(Stored records)
-- Opening Marker --
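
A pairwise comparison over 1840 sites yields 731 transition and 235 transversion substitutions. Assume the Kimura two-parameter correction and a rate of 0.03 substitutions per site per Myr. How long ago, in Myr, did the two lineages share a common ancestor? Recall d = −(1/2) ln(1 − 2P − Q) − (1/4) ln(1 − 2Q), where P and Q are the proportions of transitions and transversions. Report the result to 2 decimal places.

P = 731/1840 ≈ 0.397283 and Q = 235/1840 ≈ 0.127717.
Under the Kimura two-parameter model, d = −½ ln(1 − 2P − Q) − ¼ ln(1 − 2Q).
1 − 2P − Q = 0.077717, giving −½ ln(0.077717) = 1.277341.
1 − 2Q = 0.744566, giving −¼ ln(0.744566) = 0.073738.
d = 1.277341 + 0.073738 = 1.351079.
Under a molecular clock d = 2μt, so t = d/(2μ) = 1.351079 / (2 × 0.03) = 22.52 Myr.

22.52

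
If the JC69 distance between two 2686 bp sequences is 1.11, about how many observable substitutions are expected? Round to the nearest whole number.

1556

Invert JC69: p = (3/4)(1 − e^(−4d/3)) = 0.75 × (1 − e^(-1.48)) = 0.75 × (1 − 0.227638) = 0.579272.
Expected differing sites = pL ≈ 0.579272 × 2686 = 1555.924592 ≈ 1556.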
-- Closing Marker --
* [Instructions to follow]
Print the records again, exactly as they stand above.

* [Output of the task]
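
A pairwise comparison over 1840 sites yields 731 transition and 235 transversion substitutions. Assume the Kimura two-parameter correction and a rate of 0.03 substitutions per site per Myr. How long ago, in Myr, did the two lineages share a common ancestor? Recall d = −(1/2) ln(1 − 2P − Q) − (1/4) ln(1 − 2Q), where P and Q are the proportions of transitions and transversions. Report the result to 2 decimal places.

P = 731/1840 ≈ 0.397283 and Q = 235/1840 ≈ 0.127717.
Under the Kimura two-parameter model, d = −½ ln(1 − 2P − Q) − ¼ ln(1 − 2Q).
1 − 2P − Q = 0.077717, giving −½ ln(0.077717) = 1.277341.
1 − 2Q = 0.744566, giving −¼ ln(0.744566) = 0.073738.
d = 1.277341 + 0.073738 = 1.351079.
Under a molecular clock d = 2μt, so t = d/(2μ) = 1.351079 / (2 × 0.03) = 22.52 Myr.

22.52

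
If the JC69 distance between two 2686 bp sequences is 1.11, about how many observable substitutions are expected? Round to the nearest whole number.

1556

Invert JC69: p = (3/4)(1 − e^(−4d/3)) = 0.75 × (1 − e^(-1.48)) = 0.75 × (1 − 0.227638) = 0.579272.
Expected differing sites = pL ≈ 0.579272 × 2686 = 1555.924592 ≈ 1556.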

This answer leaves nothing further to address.